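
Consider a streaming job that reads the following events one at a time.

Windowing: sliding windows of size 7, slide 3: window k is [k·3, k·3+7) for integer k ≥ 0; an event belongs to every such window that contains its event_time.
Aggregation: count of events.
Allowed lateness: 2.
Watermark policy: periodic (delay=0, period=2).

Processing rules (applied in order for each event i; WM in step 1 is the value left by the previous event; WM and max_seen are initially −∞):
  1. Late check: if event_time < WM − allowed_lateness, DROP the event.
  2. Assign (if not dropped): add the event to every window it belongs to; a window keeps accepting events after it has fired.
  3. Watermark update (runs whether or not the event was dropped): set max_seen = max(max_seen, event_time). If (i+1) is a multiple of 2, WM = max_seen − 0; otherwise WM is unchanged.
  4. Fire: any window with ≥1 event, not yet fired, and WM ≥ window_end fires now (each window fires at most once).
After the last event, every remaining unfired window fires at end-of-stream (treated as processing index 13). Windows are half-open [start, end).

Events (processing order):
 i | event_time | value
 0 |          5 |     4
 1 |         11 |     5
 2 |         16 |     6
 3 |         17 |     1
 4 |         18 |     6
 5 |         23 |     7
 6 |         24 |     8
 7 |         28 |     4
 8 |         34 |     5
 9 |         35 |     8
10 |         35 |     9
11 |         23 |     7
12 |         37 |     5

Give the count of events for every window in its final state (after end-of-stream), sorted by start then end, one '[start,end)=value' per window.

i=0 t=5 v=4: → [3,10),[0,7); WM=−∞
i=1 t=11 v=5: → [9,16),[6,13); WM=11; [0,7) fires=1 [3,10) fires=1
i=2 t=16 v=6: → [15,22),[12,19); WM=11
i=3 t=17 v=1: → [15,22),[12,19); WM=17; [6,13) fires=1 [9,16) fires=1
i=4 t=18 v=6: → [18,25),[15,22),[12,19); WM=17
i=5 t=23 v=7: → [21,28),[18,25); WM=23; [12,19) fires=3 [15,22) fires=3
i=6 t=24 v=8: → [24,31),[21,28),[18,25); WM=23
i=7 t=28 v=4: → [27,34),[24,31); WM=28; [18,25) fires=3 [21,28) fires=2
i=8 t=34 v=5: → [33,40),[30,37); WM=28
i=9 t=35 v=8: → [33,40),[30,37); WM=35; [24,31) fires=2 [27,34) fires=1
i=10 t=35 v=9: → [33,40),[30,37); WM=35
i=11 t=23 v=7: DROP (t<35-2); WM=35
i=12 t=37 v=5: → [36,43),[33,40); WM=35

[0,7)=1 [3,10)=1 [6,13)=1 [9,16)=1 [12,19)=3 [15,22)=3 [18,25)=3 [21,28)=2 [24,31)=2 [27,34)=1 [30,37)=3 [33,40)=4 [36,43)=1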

*****

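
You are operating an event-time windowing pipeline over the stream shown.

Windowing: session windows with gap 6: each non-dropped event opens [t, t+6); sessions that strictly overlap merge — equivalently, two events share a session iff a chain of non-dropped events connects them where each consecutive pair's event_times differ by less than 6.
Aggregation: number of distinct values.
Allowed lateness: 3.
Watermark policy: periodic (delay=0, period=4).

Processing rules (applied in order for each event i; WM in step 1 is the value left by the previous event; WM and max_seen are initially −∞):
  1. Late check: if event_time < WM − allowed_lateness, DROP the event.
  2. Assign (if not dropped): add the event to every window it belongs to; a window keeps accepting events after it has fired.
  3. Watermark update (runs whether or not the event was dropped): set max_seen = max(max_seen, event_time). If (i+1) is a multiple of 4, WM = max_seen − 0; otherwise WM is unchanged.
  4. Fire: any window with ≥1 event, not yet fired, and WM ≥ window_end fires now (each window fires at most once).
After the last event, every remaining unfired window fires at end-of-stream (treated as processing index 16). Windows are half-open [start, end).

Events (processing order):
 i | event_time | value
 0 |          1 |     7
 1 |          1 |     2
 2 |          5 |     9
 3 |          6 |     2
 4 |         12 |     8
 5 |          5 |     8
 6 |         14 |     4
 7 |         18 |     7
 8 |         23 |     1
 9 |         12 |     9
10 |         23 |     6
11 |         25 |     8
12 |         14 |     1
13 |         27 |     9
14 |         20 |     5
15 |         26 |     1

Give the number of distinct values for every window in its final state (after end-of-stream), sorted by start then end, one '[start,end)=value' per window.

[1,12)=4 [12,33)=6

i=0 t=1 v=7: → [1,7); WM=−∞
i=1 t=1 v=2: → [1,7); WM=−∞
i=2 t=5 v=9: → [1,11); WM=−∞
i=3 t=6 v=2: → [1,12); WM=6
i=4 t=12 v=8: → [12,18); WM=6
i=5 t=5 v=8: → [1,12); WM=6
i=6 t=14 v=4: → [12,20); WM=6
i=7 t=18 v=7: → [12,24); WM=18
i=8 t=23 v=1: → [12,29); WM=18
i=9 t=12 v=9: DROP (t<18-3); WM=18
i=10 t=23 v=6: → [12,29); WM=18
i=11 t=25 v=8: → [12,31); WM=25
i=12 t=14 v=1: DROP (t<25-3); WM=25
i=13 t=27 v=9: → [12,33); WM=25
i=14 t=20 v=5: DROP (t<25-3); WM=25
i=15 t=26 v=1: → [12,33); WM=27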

*****

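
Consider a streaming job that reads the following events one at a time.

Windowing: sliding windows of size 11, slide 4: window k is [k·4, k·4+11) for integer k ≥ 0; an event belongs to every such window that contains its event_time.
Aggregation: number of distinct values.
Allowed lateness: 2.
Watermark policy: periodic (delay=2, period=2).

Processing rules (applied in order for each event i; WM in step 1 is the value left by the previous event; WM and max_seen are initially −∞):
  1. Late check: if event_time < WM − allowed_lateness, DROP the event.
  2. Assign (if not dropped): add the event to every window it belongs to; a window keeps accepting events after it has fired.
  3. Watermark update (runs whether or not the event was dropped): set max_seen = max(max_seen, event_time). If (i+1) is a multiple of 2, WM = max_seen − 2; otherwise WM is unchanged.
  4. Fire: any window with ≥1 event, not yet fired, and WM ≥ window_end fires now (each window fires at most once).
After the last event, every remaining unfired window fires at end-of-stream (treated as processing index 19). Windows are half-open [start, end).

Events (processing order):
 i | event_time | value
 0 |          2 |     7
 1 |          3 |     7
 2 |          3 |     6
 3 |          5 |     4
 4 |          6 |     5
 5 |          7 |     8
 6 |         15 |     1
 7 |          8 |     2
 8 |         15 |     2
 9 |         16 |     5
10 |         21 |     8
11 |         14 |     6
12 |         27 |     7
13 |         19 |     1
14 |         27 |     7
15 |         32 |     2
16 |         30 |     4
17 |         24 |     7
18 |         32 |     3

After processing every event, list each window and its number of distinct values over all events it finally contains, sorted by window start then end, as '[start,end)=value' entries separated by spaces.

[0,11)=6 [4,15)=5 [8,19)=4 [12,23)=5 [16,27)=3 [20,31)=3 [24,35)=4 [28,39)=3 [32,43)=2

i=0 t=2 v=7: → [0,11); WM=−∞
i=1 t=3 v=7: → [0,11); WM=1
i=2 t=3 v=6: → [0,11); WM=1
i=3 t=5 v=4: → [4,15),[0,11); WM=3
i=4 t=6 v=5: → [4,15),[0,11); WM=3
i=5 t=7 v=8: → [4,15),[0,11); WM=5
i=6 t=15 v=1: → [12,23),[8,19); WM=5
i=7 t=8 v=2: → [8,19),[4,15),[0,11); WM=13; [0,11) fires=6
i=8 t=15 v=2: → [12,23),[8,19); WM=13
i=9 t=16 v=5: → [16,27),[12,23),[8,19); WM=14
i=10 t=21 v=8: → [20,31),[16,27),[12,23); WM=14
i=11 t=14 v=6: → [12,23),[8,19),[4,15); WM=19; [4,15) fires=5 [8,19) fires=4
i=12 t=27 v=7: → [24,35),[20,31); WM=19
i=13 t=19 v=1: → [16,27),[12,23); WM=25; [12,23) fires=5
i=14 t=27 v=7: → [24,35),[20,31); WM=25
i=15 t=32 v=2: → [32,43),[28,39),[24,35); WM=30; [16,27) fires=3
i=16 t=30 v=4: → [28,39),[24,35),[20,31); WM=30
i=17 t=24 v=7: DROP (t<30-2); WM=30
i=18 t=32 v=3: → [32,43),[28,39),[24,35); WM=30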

*****

Working from the entries above, filter out every line that lacks "delay" and copy what remains.

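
Watermark policy: periodic (delay=0, period=2).
Watermark policy: periodic (delay=0, period=4).
Watermark policy: periodic (delay=2, period=2).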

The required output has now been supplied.